| Your assignment |
Would you please copy every line from the records that contains the word "vector"?

| Supplied records |

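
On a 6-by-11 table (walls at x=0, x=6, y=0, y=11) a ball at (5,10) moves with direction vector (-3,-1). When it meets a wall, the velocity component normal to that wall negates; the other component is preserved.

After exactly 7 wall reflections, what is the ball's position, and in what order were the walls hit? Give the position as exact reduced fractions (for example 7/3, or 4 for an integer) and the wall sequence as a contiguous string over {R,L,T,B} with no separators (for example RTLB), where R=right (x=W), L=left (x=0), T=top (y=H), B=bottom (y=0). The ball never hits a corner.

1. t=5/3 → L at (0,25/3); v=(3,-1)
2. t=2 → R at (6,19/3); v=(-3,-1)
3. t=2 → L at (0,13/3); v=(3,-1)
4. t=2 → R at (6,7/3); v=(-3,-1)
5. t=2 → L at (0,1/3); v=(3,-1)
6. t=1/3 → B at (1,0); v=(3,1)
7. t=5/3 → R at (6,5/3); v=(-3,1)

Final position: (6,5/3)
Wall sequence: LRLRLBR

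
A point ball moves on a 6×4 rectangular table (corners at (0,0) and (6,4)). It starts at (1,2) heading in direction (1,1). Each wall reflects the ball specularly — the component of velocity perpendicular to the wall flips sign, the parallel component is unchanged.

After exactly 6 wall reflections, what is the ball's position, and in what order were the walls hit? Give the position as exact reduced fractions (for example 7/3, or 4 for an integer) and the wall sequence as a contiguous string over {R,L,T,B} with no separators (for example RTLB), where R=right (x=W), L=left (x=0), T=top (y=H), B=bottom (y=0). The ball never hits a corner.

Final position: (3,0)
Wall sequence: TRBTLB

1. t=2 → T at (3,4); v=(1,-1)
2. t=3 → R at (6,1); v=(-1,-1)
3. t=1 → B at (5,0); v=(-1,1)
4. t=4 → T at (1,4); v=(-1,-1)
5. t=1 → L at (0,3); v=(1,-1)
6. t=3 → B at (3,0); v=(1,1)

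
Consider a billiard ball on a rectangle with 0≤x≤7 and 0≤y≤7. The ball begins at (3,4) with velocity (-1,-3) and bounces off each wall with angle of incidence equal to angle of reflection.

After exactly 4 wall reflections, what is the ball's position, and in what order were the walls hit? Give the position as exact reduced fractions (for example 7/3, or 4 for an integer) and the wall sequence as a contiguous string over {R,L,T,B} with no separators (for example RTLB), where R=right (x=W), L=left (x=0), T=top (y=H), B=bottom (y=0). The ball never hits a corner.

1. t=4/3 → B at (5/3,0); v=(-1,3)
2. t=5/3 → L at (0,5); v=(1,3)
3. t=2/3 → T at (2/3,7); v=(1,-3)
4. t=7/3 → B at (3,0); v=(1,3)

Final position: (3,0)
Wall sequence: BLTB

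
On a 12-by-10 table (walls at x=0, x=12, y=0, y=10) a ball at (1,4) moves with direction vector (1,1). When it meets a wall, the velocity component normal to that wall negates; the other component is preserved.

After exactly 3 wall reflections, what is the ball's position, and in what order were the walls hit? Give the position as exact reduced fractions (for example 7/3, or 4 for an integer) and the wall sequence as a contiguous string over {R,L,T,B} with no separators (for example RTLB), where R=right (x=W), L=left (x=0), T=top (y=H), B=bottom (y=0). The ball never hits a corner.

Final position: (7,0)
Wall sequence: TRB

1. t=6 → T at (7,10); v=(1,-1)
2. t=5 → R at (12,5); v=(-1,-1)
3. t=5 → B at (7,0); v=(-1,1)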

---

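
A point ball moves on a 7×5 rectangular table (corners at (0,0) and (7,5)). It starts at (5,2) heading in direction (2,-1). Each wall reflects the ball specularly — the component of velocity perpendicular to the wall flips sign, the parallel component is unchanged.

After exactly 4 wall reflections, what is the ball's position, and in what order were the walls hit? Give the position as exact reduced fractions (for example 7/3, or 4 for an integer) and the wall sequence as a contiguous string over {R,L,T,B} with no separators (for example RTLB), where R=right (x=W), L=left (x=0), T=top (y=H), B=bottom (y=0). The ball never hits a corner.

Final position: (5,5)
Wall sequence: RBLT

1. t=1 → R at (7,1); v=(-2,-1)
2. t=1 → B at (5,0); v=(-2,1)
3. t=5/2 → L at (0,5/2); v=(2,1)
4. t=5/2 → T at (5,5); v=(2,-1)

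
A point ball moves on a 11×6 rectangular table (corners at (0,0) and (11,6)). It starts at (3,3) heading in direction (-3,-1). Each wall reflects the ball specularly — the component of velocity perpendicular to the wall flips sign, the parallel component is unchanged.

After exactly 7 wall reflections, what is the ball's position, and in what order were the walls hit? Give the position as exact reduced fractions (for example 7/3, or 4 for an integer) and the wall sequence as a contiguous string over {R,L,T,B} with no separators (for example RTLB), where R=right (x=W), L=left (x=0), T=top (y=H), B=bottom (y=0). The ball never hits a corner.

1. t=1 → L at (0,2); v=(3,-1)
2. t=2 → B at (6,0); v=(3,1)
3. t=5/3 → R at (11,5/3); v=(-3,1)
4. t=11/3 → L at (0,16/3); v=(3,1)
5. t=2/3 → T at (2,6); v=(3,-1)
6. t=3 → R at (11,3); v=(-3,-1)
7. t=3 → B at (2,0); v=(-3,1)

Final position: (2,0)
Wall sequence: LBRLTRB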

| Exercise result |
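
On a 6-by-11 table (walls at x=0, x=6, y=0, y=11) a ball at (5,10) moves with direction vector (-3,-1). When it meets a wall, the velocity component normal to that wall negates; the other component is preserved.
On a 12-by-10 table (walls at x=0, x=12, y=0, y=10) a ball at (1,4) moves with direction vector (1,1). When it meets a wall, the velocity component normal to that wall negates; the other component is preserved.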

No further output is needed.